• **Assignment**: When the line containing "r1: IF D and W THEN L6" appears in the data below, begin copying there and stop only after the line containing "(viii): locked(b) => stale(b)".
━━━ Source records
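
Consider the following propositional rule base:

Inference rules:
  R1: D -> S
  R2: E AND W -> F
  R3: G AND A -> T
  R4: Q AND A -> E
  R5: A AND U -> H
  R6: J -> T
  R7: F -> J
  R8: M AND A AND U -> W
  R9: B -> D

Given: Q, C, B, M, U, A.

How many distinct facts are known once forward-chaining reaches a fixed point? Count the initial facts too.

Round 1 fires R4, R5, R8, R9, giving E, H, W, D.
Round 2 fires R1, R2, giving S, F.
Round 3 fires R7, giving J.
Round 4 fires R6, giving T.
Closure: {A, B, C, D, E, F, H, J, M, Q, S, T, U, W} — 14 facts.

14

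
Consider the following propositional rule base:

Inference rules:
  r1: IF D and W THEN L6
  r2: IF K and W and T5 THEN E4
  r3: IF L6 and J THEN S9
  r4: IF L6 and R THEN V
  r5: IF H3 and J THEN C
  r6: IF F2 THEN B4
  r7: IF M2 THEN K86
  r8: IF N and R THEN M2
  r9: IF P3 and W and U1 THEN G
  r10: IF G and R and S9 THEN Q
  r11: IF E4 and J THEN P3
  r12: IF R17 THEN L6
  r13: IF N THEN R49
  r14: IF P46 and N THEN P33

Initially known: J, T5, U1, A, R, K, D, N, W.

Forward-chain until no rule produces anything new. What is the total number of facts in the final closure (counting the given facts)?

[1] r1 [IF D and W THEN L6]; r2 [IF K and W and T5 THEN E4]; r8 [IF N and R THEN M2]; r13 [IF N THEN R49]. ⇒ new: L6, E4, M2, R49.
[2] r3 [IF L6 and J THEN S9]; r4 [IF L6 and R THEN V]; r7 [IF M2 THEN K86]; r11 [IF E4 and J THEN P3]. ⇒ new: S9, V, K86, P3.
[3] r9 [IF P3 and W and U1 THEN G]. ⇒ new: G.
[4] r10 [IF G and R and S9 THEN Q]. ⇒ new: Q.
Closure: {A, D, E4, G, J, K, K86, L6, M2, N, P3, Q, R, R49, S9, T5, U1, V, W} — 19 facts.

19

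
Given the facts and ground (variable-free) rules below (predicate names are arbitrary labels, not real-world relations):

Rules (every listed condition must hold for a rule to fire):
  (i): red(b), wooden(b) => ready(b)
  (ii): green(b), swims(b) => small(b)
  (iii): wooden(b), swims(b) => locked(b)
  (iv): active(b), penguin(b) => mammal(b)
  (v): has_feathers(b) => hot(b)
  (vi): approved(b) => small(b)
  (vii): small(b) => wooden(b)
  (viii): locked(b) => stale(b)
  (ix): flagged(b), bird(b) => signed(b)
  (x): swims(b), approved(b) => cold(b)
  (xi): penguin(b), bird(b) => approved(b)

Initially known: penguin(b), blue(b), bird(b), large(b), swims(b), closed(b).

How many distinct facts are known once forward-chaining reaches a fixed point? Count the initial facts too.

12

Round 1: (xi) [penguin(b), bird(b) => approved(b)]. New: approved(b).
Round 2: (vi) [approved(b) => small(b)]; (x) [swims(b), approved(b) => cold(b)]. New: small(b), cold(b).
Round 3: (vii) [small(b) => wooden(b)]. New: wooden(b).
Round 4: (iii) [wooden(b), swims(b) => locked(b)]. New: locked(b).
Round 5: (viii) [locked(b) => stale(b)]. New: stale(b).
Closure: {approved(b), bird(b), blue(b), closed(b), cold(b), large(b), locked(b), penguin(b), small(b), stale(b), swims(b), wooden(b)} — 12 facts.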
━━━━━━
━━━ Source records
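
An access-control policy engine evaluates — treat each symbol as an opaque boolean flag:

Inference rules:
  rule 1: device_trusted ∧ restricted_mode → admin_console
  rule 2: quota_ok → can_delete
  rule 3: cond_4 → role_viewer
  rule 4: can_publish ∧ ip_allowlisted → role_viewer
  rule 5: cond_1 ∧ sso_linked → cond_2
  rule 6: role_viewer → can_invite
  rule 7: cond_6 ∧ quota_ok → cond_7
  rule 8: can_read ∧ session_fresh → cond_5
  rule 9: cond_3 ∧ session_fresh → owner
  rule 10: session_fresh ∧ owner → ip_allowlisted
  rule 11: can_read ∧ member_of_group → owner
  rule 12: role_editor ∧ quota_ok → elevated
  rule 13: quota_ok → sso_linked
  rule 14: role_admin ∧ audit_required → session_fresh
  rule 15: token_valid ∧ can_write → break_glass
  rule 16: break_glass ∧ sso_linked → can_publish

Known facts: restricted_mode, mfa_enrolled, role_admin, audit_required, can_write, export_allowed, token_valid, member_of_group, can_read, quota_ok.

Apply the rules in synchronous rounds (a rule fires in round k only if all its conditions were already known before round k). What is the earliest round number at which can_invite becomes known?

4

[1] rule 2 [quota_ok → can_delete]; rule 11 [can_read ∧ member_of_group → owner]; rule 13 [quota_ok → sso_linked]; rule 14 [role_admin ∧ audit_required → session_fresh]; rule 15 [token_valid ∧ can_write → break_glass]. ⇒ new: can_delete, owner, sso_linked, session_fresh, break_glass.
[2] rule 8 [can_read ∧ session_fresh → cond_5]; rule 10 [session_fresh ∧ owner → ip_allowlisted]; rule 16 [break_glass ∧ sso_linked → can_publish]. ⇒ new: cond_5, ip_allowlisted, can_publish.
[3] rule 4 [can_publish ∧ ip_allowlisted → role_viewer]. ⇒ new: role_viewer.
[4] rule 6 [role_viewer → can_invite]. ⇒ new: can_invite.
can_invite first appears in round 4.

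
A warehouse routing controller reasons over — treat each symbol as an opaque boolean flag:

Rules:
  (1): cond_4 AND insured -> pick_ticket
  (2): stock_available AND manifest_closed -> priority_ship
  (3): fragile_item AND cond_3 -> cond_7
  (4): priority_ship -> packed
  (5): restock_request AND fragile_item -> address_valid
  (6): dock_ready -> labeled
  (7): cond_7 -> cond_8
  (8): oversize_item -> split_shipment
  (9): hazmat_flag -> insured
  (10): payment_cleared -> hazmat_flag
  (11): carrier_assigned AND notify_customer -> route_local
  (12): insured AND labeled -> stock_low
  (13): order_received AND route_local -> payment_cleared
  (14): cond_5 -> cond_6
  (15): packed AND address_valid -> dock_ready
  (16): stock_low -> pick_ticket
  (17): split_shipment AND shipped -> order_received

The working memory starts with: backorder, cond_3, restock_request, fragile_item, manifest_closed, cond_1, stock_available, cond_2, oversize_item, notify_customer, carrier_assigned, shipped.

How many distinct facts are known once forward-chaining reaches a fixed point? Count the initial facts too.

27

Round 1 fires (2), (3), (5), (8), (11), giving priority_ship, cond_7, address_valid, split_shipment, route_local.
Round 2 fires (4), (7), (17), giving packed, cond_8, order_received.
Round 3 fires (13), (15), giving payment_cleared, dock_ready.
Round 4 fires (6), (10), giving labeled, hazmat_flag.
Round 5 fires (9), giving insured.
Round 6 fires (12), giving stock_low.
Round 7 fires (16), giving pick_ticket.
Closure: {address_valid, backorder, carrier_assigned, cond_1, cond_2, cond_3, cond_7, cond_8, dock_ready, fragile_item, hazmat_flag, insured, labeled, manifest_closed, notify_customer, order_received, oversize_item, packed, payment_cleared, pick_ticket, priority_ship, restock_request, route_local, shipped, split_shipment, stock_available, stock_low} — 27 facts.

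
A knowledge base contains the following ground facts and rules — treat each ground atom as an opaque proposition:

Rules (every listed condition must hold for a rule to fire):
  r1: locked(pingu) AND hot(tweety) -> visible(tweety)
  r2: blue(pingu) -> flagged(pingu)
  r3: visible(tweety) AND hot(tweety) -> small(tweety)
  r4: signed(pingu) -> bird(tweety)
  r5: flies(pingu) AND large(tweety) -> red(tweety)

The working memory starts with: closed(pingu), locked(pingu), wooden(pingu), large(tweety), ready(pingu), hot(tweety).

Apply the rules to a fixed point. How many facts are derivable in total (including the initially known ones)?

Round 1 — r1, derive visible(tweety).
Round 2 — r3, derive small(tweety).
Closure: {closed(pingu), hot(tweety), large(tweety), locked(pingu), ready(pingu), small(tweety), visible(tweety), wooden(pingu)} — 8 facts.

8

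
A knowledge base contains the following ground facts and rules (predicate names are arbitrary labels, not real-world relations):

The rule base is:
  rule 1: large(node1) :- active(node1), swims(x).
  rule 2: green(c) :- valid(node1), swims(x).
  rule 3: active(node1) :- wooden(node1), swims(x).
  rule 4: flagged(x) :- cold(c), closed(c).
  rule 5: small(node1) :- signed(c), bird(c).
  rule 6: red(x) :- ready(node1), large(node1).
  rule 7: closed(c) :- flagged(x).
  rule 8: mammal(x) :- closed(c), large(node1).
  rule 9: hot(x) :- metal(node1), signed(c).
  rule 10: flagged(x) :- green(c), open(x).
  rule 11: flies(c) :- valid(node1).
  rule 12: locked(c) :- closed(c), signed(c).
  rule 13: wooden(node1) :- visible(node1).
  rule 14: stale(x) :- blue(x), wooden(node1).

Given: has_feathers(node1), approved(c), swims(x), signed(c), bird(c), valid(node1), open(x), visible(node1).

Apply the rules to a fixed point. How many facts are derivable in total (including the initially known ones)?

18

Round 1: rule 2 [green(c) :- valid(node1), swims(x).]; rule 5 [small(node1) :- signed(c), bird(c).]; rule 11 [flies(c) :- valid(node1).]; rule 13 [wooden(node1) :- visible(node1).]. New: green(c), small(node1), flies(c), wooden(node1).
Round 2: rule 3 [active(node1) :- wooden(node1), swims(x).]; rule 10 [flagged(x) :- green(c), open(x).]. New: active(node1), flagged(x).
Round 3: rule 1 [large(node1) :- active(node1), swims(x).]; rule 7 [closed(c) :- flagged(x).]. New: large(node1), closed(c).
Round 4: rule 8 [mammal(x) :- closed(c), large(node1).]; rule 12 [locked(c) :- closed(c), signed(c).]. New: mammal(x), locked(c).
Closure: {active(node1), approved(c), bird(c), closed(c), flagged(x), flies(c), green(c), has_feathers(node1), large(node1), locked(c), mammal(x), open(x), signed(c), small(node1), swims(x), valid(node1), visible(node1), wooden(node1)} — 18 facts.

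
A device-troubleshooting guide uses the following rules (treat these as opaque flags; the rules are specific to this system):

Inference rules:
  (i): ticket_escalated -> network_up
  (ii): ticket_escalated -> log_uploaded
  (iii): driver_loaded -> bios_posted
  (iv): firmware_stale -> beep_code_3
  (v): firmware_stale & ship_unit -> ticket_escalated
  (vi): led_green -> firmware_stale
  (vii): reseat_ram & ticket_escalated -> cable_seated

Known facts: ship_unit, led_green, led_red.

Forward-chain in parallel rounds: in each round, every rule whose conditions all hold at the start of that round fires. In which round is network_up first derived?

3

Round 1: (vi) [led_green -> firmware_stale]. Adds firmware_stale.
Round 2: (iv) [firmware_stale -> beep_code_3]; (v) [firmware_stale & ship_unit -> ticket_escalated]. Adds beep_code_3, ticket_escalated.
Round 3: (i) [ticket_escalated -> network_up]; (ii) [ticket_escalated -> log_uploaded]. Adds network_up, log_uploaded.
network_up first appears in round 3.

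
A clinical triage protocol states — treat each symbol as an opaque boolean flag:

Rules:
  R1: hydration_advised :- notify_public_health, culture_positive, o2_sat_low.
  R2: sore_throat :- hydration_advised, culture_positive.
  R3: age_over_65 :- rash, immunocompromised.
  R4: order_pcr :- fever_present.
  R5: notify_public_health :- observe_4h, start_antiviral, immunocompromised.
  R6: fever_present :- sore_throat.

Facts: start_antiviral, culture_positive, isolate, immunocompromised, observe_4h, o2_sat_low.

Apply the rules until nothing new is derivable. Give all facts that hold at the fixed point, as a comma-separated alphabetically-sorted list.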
━━━━━━
• **Response**:
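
  r1: IF D and W THEN L6
  r2: IF K and W and T5 THEN E4
  r3: IF L6 and J THEN S9
  r4: IF L6 and R THEN V
  r5: IF H3 and J THEN C
  r6: IF F2 THEN B4
  r7: IF M2 THEN K86
  r8: IF N and R THEN M2
  r9: IF P3 and W and U1 THEN G
  r10: IF G and R and S9 THEN Q
  r11: IF E4 and J THEN P3
  r12: IF R17 THEN L6
  r13: IF N THEN R49
  r14: IF P46 and N THEN P33

Initially known: J, T5, U1, A, R, K, D, N, W.

Forward-chain until no rule produces anything new. What is the total number of facts in the final closure (counting the given facts)?

[1] r1 [IF D and W THEN L6]; r2 [IF K and W and T5 THEN E4]; r8 [IF N and R THEN M2]; r13 [IF N THEN R49]. ⇒ new: L6, E4, M2, R49.
[2] r3 [IF L6 and J THEN S9]; r4 [IF L6 and R THEN V]; r7 [IF M2 THEN K86]; r11 [IF E4 and J THEN P3]. ⇒ new: S9, V, K86, P3.
[3] r9 [IF P3 and W and U1 THEN G]. ⇒ new: G.
[4] r10 [IF G and R and S9 THEN Q]. ⇒ new: Q.
Closure: {A, D, E4, G, J, K, K86, L6, M2, N, P3, Q, R, R49, S9, T5, U1, V, W} — 19 facts.

19

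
Given the facts and ground (variable-free) rules below (predicate names are arbitrary labels, not real-world relations):

Rules (every listed condition must hold for a rule to fire):
  (i): red(b), wooden(b) => ready(b)
  (ii): green(b), swims(b) => small(b)
  (iii): wooden(b), swims(b) => locked(b)
  (iv): active(b), penguin(b) => mammal(b)
  (v): has_feathers(b) => hot(b)
  (vi): approved(b) => small(b)
  (vii): small(b) => wooden(b)
  (viii): locked(b) => stale(b)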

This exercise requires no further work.